[Task inputs Boundary: Start]
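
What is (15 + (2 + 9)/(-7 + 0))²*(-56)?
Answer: -70688/7 ≈ -10098.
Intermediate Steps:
(15 + (2 + 9)/(-7 + 0))²*(-56) = (15 + 11/(-7))²*(-56) = (15 + 11*(-⅐))²*(-56) = (15 - 11/7)²*(-56) = (94/7)²*(-56) = (8836/49)*(-56) = -70688/7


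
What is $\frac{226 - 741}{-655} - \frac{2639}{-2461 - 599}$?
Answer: $\frac{660889}{400860} \approx 1.6487$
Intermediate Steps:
$\frac{226 - 741}{-655} - \frac{2639}{-2461 - 599} = \left(226 - 741\right) \left(- \frac{1}{655}\right) - \frac{2639}{-3060} = \left(-515\right) \left(- \frac{1}{655}\right) - - \frac{2639}{3060} = \frac{103}{131} + \frac{2639}{3060} = \frac{660889}{400860}$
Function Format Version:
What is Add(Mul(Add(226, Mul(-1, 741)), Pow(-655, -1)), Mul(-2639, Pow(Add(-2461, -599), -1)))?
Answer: Rational(660889, 400860) ≈ 1.6487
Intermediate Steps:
Add(Mul(Add(226, Mul(-1, 741)), Pow(-655, -1)), Mul(-2639, Pow(Add(-2461, -599), -1))) = Add(Mul(Add(226, -741), Rational(-1, 655)), Mul(-2639, Pow(-3060, -1))) = Add(Mul(-515, Rational(-1, 655)), Mul(-2639, Rational(-1, 3060))) = Add(Rational(103, 131), Rational(2639, 3060)) = Rational(660889, 400860)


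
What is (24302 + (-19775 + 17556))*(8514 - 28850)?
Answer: -449079888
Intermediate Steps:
(24302 + (-19775 + 17556))*(8514 - 28850) = (24302 - 2219)*(-20336) = 22083*(-20336) = -449079888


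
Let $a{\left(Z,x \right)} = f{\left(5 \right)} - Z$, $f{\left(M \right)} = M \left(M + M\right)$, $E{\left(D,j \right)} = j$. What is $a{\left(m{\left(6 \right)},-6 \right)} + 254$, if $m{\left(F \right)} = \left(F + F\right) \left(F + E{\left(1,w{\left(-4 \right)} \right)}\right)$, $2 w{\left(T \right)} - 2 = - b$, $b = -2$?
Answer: $208$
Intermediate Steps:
$w{\left(T \right)} = 2$ ($w{\left(T \right)} = 1 + \frac{\left(-1\right) \left(-2\right)}{2} = 1 + \frac{1}{2} \cdot 2 = 1 + 1 = 2$)
$f{\left(M \right)} = 2 M^{2}$ ($f{\left(M \right)} = M 2 M = 2 M^{2}$)
$m{\left(F \right)} = 2 F \left(2 + F\right)$ ($m{\left(F \right)} = \left(F + F\right) \left(F + 2\right) = 2 F \left(2 + F\right)$)
$a{\left(Z,x \right)} = 50 - Z$ ($a{\left(Z,x \right)} = 2 \cdot 5^{2} - Z = 2 \cdot 25 - Z = 50 - Z$)
$a{\left(m{\left(6 \right)},-6 \right)} + 254 = \left(50 - 2 \cdot 6 \left(2 + 6\right)\right) + 254 = \left(50 - 2 \cdot 6 \cdot 8\right) + 254 = \left(50 - 96\right) + 254 = -46 + 254 = 208$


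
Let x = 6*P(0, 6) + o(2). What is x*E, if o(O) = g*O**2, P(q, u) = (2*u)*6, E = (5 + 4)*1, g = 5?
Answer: 4068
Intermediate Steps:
E = 9 (E = 9*1 = 9)
P(q, u) = 12*u
o(O) = 5*O**2
x = 452 (x = 6*(12*6) + 5*2**2 = 6*72 + 5*4 = 432 + 20 = 452)
x*E = 452*9 = 4068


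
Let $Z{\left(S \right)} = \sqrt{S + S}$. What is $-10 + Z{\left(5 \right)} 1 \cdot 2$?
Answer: $-10 + 2 \sqrt{10} \approx -3.6754$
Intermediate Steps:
$Z{\left(S \right)} = \sqrt{2} \sqrt{S}$ ($Z{\left(S \right)} = \sqrt{2 S} = \sqrt{2} \sqrt{S}$)
$-10 + Z{\left(5 \right)} 1 \cdot 2 = -10 + \sqrt{2} \sqrt{5} \cdot 1 \cdot 2 = -10 + \sqrt{10} \cdot 2 = -10 + 2 \sqrt{10}$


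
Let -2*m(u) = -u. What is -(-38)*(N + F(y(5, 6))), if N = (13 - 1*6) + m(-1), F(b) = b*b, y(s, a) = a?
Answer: 1615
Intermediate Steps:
m(u) = u/2 (m(u) = -(-1)*u/2 = u/2)
F(b) = b**2
N = 13/2 (N = (13 - 1*6) + (1/2)*(-1) = (13 - 6) - 1/2 = 7 - 1/2 = 13/2 ≈ 6.5000)
-(-38)*(N + F(y(5, 6))) = -(-38)*(13/2 + 6**2) = -(-38)*(13/2 + 36) = -(-38)*85/2 = -1*(-1615) = 1615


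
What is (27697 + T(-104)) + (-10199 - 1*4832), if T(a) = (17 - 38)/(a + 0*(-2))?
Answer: 1317285/104 ≈ 12666.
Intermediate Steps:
T(a) = -21/a (T(a) = -21/(a + 0) = -21/a)
(27697 + T(-104)) + (-10199 - 1*4832) = (27697 - 21/(-104)) + (-10199 - 1*4832) = (27697 - 21*(-1/104)) + (-10199 - 4832) = (27697 + 21/104) - 15031 = 2880509/104 - 15031 = 1317285/104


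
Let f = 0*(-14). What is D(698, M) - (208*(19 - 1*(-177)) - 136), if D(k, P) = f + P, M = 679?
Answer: -39953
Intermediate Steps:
f = 0
D(k, P) = P (D(k, P) = 0 + P = P)
D(698, M) - (208*(19 - 1*(-177)) - 136) = 679 - (208*(19 - 1*(-177)) - 136) = 679 - (208*(19 + 177) - 136) = 679 - (208*196 - 136) = 679 - (40768 - 136) = 679 - 1*40632 = 679 - 40632 = -39953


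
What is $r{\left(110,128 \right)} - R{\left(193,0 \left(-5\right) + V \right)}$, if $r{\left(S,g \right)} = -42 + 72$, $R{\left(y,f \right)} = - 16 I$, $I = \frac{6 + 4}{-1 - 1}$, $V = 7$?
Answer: $-50$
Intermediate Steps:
$I = -5$ ($I = \frac{10}{-2} = 10 \left(- \frac{1}{2}\right) = -5$)
$R{\left(y,f \right)} = 80$ ($R{\left(y,f \right)} = \left(-16\right) \left(-5\right) = 80$)
$r{\left(S,g \right)} = 30$
$r{\left(110,128 \right)} - R{\left(193,0 \left(-5\right) + V \right)} = 30 - 80 = -50$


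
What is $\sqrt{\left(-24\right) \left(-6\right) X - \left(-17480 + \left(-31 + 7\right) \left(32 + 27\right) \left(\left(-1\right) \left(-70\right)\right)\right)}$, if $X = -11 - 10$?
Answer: $2 \sqrt{28394} \approx 337.01$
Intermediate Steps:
$X = -21$
$\sqrt{\left(-24\right) \left(-6\right) X - \left(-17480 + \left(-31 + 7\right) \left(32 + 27\right) \left(\left(-1\right) \left(-70\right)\right)\right)} = \sqrt{\left(-24\right) \left(-6\right) \left(-21\right) - \left(-17480 + \left(-31 + 7\right) \left(32 + 27\right) \left(\left(-1\right) \left(-70\right)\right)\right)} = \sqrt{144 \left(-21\right) - \left(-17480 + \left(-24\right) 59 \cdot 70\right)} = \sqrt{-3024 + \left(17503 - \left(\left(-1416\right) 70 + 23\right)\right)} = \sqrt{-3024 + \left(17503 - \left(-99120 + 23\right)\right)} = \sqrt{-3024 + \left(17503 - -99097\right)} = \sqrt{-3024 + \left(17503 + 99097\right)} = \sqrt{-3024 + 116600} = \sqrt{113576} = 2 \sqrt{28394}$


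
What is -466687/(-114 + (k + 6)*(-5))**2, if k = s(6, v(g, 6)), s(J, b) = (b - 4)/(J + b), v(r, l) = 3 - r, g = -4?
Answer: -78870103/3560769 ≈ -22.150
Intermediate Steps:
s(J, b) = (-4 + b)/(J + b)
k = 3/13 (k = (-4 + (3 - 1*(-4)))/(6 + (3 - 1*(-4))) = (-4 + (3 + 4))/(6 + (3 + 4)) = (-4 + 7)/(6 + 7) = 3/13 ≈ 0.23077)
-466687/(-114 + (k + 6)*(-5))**2 = -466687/(-114 + (3/13 + 6)*(-5))**2 = -466687/(-114 + (81/13)*(-5))**2 = -466687/(-114 - 405/13)**2 = -466687/((-1887/13)**2) = -466687/3560769/169 = -466687*169/3560769 = -78870103/3560769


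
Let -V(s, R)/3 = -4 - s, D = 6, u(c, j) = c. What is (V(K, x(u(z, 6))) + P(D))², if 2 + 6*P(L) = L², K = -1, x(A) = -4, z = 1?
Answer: 1936/9 ≈ 215.11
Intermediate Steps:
V(s, R) = 12 + 3*s (V(s, R) = -3*(-4 - s) = 12 + 3*s)
P(L) = -⅓ + L²/6
(V(K, x(u(z, 6))) + P(D))² = ((12 + 3*(-1)) + (-⅓ + (⅙)*6²))² = ((12 - 3) + (-⅓ + (⅙)*36))² = (9 + (-⅓ + 6))² = (9 + 17/3)² = (44/3)² = 1936/9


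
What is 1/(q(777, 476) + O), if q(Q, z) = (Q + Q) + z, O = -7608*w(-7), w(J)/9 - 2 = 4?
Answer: -1/408802 ≈ -2.4462e-6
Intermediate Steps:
w(J) = 54 (w(J) = 18 + 9*4 = 18 + 36 = 54)
O = -410832 (O = -7608*54 = -410832)
q(Q, z) = z + 2*Q (q(Q, z) = 2*Q + z = z + 2*Q)
1/(q(777, 476) + O) = 1/((476 + 2*777) - 410832) = 1/((476 + 1554) - 410832) = 1/(2030 - 410832) = 1/(-408802) = -1/408802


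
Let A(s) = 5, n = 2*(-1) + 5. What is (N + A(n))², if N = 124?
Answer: 16641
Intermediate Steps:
n = 3 (n = -2 + 5 = 3)
(N + A(n))² = (124 + 5)² = 129² = 16641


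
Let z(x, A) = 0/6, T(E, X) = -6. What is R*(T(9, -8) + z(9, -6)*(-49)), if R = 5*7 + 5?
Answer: -240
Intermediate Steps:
z(x, A) = 0 (z(x, A) = 0*(1/6) = 0)
R = 40 (R = 35 + 5 = 40)
R*(T(9, -8) + z(9, -6)*(-49)) = 40*(-6 + 0*(-49)) = 40*(-6 + 0) = 40*(-6) = -240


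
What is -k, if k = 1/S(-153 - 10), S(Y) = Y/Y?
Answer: -1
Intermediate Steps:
S(Y) = 1
k = 1 (k = 1/1 = 1)
-k = -1*1 = -1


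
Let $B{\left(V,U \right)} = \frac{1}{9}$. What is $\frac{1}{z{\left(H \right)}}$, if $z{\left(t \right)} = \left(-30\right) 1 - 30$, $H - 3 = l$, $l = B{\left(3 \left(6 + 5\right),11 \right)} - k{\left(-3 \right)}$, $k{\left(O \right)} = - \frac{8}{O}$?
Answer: $- \frac{1}{60} \approx -0.016667$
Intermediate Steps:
$B{\left(V,U \right)} = \frac{1}{9}$
$l = - \frac{23}{9}$ ($l = \frac{1}{9} - - \frac{8}{-3} = \frac{1}{9} - \left(-8\right) \left(- \frac{1}{3}\right) = \frac{1}{9} - \frac{8}{3} = - \frac{23}{9} \approx -2.5556$)
$H = \frac{4}{9}$ ($H = 3 - \frac{23}{9} = \frac{4}{9} \approx 0.44444$)
$z{\left(t \right)} = -60$ ($z{\left(t \right)} = -30 - 30 = -60$)
$\frac{1}{z{\left(H \right)}} = \frac{1}{-60} = - \frac{1}{60}$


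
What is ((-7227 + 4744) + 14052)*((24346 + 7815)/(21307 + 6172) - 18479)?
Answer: -5874186127320/27479 ≈ -2.1377e+8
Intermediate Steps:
((-7227 + 4744) + 14052)*((24346 + 7815)/(21307 + 6172) - 18479) = (-2483 + 14052)*(32161/27479 - 18479) = 11569*(32161*(1/27479) - 18479) = 11569*(32161/27479 - 18479) = 11569*(-507752280/27479) = -5874186127320/27479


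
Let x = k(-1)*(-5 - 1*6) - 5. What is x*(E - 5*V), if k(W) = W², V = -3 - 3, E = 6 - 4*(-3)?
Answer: -768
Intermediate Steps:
E = 18 (E = 6 + 12 = 18)
V = -6
x = -16 (x = (-1)²*(-5 - 1*6) - 5 = 1*(-5 - 6) - 5 = 1*(-11) - 5 = -11 - 5 = -16)
x*(E - 5*V) = -16*(18 - 5*(-6)) = -16*(18 + 30) = -16*48 = -768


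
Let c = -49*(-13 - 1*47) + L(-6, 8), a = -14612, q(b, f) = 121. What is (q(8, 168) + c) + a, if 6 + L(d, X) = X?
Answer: -11549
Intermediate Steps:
L(d, X) = -6 + X
c = 2942 (c = -49*(-13 - 1*47) + (-6 + 8) = -49*(-13 - 47) + 2 = -49*(-60) + 2 = 2940 + 2 = 2942)
(q(8, 168) + c) + a = (121 + 2942) - 14612 = 3063 - 14612 = -11549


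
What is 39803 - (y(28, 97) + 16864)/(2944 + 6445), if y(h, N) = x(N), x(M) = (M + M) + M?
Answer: 373693212/9389 ≈ 39801.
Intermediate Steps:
x(M) = 3*M (x(M) = 2*M + M = 3*M)
y(h, N) = 3*N
39803 - (y(28, 97) + 16864)/(2944 + 6445) = 39803 - (3*97 + 16864)/(2944 + 6445) = 39803 - (291 + 16864)/9389 = 39803 - 17155/9389 = 373693212/9389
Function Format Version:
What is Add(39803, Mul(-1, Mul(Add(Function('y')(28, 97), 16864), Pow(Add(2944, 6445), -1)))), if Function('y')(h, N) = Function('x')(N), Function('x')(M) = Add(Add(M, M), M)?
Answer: Rational(373693212, 9389) ≈ 39801.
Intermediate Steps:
Function('x')(M) = Mul(3, M) (Function('x')(M) = Add(Mul(2, M), M) = Mul(3, M))
Function('y')(h, N) = Mul(3, N)
Add(39803, Mul(-1, Mul(Add(Function('y')(28, 97), 16864), Pow(Add(2944, 6445), -1)))) = Add(39803, Mul(-1, Mul(Add(Mul(3, 97), 16864), Pow(Add(2944, 6445), -1)))) = Add(39803, Mul(-1, Mul(Add(291, 16864), Pow(9389, -1)))) = Add(39803, Mul(-1, Mul(17155, Rational(1, 9389)))) = Add(39803, Mul(-1, Rational(17155, 9389))) = Add(39803, Rational(-17155, 9389)) = Rational(373693212, 9389)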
[Task inputs Boundary: End]
**Exercise goal**
Please retype, with no changes, the lines that run from the first line of the entries to the line with "What is (24302", both ends included.

**Exercise answer**
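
What is (15 + (2 + 9)/(-7 + 0))²*(-56)?
Answer: -70688/7 ≈ -10098.
Intermediate Steps:
(15 + (2 + 9)/(-7 + 0))²*(-56) = (15 + 11/(-7))²*(-56) = (15 + 11*(-⅐))²*(-56) = (15 - 11/7)²*(-56) = (94/7)²*(-56) = (8836/49)*(-56) = -70688/7


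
What is $\frac{226 - 741}{-655} - \frac{2639}{-2461 - 599}$?
Answer: $\frac{660889}{400860} \approx 1.6487$
Intermediate Steps:
$\frac{226 - 741}{-655} - \frac{2639}{-2461 - 599} = \left(226 - 741\right) \left(- \frac{1}{655}\right) - \frac{2639}{-3060} = \left(-515\right) \left(- \frac{1}{655}\right) - - \frac{2639}{3060} = \frac{103}{131} + \frac{2639}{3060} = \frac{660889}{400860}$
Function Format Version:
What is Add(Mul(Add(226, Mul(-1, 741)), Pow(-655, -1)), Mul(-2639, Pow(Add(-2461, -599), -1)))?
Answer: Rational(660889, 400860) ≈ 1.6487
Intermediate Steps:
Add(Mul(Add(226, Mul(-1, 741)), Pow(-655, -1)), Mul(-2639, Pow(Add(-2461, -599), -1))) = Add(Mul(Add(226, -741), Rational(-1, 655)), Mul(-2639, Pow(-3060, -1))) = Add(Mul(-515, Rational(-1, 655)), Mul(-2639, Rational(-1, 3060))) = Add(Rational(103, 131), Rational(2639, 3060)) = Rational(660889, 400860)


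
What is (24302 + (-19775 + 17556))*(8514 - 28850)?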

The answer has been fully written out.